• YOUR OBJECTIVE
Could you set down every record below exactly as it appears?

(Dataset entries)
***
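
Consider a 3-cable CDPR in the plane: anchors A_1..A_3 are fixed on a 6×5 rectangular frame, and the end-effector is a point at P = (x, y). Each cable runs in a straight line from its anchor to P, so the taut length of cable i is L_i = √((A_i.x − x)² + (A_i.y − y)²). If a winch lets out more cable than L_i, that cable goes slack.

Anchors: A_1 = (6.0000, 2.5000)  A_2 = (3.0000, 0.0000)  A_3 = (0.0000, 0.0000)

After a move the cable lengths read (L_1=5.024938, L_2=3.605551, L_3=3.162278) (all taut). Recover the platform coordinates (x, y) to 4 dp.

(1.0000, 3.0000)

expand ‖A_i−P‖²=L_i² and subtract eq 1 (k_i ≔ ‖A_i‖²−L_i²)
k_1 = 36.0000+6.2500−25.2500 = 17.0000
eq1−eq2 → [6.0000  5.0000]·P = 21.0000
eq1−eq3 → [12.0000  5.0000]·P = 27.0000
2×2 solve → P = (1.0000, 3.0000)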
***
• WRITTEN RESPONSE
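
Consider a 3-cable CDPR in the plane: anchors A_1..A_3 are fixed on a 6×5 rectangular frame, and the end-effector is a point at P = (x, y). Each cable runs in a straight line from its anchor to P, so the taut length of cable i is L_i = √((A_i.x − x)² + (A_i.y − y)²). If a winch lets out more cable than L_i, that cable goes slack.

Anchors: A_1 = (6.0000, 2.5000)  A_2 = (3.0000, 0.0000)  A_3 = (0.0000, 0.0000)

After a move the cable lengths read (L_1=5.024938, L_2=3.605551, L_3=3.162278) (all taut). Recover the platform coordinates (x, y) to 4 dp.

(1.0000, 3.0000)

expand ‖A_i−P‖²=L_i² and subtract eq 1 (k_i ≔ ‖A_i‖²−L_i²)
k_1 = 36.0000+6.2500−25.2500 = 17.0000
eq1−eq2 → [6.0000  5.0000]·P = 21.0000
eq1−eq3 → [12.0000  5.0000]·P = 27.0000
2×2 solve → P = (1.0000, 3.0000)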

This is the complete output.